## Your objective
Please repeat the lines below, exactly and only, from the one that holds "- C: (70, 135), hydraulic head 251.29 m" through the one that holds "W1 at (0, 0)".

## Records shown
- Opening Delimiter -
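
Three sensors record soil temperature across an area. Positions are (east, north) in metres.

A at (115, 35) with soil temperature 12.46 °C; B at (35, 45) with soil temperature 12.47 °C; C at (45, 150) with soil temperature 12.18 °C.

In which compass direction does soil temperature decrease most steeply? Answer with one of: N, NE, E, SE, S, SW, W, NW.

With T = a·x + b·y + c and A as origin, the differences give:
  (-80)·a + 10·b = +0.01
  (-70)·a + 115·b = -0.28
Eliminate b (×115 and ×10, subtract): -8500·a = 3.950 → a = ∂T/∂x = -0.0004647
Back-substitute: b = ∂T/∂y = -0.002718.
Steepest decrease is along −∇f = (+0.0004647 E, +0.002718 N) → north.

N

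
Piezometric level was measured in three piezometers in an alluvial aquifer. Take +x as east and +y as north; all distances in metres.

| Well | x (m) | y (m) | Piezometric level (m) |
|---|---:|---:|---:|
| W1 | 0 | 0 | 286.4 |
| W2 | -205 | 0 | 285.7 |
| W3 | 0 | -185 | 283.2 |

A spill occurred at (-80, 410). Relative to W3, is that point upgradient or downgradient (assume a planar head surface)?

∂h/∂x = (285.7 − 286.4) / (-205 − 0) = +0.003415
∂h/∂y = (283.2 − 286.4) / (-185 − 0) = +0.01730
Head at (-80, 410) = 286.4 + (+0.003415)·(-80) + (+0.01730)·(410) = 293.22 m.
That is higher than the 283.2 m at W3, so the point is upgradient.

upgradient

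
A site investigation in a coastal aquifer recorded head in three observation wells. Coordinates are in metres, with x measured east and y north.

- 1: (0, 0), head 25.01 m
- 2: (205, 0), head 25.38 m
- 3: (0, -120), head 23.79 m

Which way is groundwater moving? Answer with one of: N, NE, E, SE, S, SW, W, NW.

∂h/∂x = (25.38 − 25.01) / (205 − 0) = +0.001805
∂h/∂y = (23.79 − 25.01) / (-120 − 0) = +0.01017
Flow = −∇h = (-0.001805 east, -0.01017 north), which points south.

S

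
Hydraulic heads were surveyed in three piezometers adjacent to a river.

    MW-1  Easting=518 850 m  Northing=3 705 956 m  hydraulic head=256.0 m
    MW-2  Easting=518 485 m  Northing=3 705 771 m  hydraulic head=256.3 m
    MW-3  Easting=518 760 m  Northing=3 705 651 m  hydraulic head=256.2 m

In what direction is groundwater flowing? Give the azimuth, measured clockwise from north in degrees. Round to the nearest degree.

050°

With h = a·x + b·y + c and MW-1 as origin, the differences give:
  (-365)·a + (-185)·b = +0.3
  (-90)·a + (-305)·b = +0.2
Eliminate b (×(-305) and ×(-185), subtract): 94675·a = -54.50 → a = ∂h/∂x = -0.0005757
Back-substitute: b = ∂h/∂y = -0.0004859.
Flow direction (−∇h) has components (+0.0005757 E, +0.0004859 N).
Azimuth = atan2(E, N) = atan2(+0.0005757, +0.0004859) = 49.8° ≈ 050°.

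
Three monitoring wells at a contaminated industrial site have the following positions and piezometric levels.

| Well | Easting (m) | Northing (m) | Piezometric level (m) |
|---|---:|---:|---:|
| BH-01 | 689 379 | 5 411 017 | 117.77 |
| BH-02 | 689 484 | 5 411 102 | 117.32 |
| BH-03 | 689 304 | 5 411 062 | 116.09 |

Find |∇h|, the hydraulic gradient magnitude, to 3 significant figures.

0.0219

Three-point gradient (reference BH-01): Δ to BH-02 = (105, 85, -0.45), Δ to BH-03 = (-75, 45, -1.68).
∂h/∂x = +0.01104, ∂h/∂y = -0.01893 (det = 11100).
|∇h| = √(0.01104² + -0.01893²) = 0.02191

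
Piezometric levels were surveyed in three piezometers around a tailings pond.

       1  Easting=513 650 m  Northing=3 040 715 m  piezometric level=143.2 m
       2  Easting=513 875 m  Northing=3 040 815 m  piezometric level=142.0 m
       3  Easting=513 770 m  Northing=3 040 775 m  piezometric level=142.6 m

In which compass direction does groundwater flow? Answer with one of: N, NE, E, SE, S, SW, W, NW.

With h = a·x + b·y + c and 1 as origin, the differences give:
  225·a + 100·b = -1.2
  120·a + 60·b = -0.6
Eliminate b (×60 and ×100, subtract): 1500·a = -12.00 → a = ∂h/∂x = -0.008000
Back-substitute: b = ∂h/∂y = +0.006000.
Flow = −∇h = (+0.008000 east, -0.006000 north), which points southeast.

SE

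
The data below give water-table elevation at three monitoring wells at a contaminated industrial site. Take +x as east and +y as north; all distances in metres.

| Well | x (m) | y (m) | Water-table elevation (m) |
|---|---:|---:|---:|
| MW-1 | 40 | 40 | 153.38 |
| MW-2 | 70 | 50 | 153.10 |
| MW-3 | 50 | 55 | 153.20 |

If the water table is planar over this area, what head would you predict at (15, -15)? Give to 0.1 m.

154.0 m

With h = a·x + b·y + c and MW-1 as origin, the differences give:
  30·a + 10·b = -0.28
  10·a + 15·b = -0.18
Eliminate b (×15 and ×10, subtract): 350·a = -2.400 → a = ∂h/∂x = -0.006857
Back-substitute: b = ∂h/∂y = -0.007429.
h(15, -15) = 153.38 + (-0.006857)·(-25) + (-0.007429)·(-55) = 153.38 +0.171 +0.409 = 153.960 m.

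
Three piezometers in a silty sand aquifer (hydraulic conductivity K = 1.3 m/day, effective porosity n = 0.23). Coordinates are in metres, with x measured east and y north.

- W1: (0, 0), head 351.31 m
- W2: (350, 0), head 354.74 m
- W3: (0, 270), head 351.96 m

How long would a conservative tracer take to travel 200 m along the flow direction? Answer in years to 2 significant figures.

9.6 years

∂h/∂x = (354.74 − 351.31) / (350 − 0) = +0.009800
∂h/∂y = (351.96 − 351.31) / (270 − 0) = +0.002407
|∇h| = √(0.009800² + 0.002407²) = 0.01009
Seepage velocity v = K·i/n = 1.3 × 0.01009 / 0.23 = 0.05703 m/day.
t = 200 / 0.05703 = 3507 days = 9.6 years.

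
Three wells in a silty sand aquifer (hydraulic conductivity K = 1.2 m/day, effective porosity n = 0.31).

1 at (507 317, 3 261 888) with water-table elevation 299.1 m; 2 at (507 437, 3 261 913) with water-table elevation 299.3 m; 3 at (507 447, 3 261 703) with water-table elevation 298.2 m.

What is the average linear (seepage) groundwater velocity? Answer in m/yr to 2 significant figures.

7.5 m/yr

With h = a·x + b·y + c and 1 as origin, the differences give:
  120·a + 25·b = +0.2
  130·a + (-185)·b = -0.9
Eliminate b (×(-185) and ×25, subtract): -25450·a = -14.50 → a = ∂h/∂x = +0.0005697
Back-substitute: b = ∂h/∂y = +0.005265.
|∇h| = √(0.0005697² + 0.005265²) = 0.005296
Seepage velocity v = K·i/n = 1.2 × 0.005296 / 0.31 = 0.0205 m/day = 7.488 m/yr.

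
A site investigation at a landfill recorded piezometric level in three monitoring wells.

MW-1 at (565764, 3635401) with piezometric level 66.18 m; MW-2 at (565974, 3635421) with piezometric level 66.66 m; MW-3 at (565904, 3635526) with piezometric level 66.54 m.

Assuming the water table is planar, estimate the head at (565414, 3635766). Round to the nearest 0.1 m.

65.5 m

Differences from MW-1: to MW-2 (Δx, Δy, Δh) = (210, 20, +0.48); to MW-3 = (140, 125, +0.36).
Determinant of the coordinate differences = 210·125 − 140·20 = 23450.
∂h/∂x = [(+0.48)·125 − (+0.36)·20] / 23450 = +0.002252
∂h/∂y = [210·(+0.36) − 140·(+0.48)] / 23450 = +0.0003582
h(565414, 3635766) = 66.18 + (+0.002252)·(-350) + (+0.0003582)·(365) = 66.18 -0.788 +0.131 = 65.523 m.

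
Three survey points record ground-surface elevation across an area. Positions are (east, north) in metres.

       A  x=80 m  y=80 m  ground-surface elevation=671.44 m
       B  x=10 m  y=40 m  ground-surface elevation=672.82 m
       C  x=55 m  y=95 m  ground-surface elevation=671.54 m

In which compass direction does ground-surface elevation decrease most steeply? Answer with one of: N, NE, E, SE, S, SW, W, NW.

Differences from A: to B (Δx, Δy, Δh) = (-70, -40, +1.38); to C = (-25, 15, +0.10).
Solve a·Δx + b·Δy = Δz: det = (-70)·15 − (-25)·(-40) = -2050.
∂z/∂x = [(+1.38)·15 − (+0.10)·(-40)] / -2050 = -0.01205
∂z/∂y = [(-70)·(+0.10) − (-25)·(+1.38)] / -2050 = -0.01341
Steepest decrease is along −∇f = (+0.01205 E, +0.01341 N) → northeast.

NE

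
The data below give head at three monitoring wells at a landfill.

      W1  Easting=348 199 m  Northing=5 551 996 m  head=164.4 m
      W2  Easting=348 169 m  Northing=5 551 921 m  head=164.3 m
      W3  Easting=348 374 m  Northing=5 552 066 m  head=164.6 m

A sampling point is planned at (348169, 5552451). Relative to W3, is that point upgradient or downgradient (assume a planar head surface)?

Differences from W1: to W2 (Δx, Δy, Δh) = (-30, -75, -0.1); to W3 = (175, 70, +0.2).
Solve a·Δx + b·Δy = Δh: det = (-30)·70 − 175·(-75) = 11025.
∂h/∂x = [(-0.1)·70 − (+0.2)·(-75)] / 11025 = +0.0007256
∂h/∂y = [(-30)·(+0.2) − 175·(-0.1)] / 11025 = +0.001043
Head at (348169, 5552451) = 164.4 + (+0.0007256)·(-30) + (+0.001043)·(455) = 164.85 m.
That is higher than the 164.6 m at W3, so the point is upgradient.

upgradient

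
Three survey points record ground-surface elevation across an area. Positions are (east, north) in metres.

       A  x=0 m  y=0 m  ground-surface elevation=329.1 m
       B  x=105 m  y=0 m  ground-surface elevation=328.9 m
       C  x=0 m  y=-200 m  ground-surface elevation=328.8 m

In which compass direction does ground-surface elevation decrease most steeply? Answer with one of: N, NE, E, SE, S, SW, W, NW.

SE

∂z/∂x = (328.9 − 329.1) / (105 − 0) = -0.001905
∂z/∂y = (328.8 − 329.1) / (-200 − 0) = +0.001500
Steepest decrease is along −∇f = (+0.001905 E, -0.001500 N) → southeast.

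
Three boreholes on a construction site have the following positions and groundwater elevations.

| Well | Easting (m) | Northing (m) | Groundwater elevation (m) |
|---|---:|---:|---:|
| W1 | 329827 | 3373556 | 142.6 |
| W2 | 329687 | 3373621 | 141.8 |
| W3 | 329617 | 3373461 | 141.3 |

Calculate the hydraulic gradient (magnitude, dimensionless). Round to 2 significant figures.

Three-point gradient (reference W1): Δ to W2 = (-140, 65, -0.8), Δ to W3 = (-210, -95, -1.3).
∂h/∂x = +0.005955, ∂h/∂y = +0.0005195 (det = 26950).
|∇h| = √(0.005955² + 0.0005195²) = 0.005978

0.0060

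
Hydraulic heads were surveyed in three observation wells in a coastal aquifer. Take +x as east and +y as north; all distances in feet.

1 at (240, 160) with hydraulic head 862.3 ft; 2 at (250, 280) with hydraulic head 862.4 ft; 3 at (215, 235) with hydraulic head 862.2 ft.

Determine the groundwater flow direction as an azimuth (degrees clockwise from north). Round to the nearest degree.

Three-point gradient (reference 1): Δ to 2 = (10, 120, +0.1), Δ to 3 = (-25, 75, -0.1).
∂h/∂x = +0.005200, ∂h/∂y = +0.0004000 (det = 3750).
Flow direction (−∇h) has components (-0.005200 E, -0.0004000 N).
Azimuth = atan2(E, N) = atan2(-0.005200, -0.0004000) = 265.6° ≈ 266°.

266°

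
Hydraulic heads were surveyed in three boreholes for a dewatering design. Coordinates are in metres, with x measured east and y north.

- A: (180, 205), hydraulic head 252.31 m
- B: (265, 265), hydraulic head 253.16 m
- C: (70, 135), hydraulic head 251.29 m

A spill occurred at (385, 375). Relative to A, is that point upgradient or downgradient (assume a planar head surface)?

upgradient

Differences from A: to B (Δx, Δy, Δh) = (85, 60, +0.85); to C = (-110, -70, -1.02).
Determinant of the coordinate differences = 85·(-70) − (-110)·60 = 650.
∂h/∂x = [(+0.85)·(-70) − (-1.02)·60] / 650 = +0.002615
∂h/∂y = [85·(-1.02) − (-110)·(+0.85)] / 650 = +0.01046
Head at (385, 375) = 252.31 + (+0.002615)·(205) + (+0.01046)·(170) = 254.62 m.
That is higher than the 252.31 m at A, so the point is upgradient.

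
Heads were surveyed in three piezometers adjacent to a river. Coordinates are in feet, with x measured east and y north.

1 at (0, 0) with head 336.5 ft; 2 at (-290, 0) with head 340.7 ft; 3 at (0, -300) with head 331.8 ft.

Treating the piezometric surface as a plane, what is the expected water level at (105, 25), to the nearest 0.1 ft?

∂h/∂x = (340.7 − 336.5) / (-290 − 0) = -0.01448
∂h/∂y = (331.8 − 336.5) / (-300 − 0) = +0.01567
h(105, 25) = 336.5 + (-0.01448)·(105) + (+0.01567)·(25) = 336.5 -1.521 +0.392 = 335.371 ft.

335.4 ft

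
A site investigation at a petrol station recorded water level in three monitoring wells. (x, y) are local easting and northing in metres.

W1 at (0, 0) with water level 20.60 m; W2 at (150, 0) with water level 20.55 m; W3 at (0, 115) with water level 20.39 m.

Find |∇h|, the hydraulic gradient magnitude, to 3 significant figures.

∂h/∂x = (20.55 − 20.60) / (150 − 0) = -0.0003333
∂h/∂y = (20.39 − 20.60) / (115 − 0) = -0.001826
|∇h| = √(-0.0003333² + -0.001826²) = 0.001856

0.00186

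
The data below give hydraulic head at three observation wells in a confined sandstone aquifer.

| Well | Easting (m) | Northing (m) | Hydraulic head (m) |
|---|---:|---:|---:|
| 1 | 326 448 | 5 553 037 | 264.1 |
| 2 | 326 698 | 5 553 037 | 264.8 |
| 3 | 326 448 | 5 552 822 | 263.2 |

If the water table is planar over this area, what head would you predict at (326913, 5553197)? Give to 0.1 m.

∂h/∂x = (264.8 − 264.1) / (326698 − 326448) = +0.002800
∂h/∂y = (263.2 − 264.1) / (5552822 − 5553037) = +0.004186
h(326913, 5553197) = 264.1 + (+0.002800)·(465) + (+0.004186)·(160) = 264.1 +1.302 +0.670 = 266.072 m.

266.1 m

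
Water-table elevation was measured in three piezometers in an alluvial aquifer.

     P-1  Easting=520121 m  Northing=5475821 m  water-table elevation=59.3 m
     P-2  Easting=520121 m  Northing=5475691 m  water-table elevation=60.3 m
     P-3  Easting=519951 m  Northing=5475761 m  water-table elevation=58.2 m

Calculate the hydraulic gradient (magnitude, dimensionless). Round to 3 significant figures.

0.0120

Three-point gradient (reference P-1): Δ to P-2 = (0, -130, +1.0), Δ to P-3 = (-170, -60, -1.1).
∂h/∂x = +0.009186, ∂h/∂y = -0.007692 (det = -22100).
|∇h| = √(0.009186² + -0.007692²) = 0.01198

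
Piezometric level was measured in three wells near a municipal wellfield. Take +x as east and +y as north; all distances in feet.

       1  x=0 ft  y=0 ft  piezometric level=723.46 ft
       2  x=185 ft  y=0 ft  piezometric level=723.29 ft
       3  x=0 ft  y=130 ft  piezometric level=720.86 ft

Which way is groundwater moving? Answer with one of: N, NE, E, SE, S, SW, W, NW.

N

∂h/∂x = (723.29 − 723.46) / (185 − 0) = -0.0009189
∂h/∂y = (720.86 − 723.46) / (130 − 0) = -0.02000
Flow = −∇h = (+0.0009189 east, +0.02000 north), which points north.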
- Closing Delimiter -
## Response to this task
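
- C: (70, 135), hydraulic head 251.29 m

A spill occurred at (385, 375). Relative to A, is that point upgradient or downgradient (assume a planar head surface)?

upgradient

Differences from A: to B (Δx, Δy, Δh) = (85, 60, +0.85); to C = (-110, -70, -1.02).
Determinant of the coordinate differences = 85·(-70) − (-110)·60 = 650.
∂h/∂x = [(+0.85)·(-70) − (-1.02)·60] / 650 = +0.002615
∂h/∂y = [85·(-1.02) − (-110)·(+0.85)] / 650 = +0.01046
Head at (385, 375) = 252.31 + (+0.002615)·(205) + (+0.01046)·(170) = 254.62 m.
That is higher than the 252.31 m at A, so the point is upgradient.

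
Heads were surveyed in three piezometers adjacent to a river. Coordinates are in feet, with x measured east and y north.

1 at (0, 0) with head 336.5 ft; 2 at (-290, 0) with head 340.7 ft; 3 at (0, -300) with head 331.8 ft.

Treating the piezometric surface as a plane, what is the expected water level at (105, 25), to the nearest 0.1 ft?

∂h/∂x = (340.7 − 336.5) / (-290 − 0) = -0.01448
∂h/∂y = (331.8 − 336.5) / (-300 − 0) = +0.01567
h(105, 25) = 336.5 + (-0.01448)·(105) + (+0.01567)·(25) = 336.5 -1.521 +0.392 = 335.371 ft.

335.4 ft

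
A site investigation at a petrol station recorded water level in three monitoring wells. (x, y) are local easting and northing in metres.

W1 at (0, 0) with water level 20.60 m; W2 at (150, 0) with water level 20.55 m; W3 at (0, 115) with water level 20.39 m.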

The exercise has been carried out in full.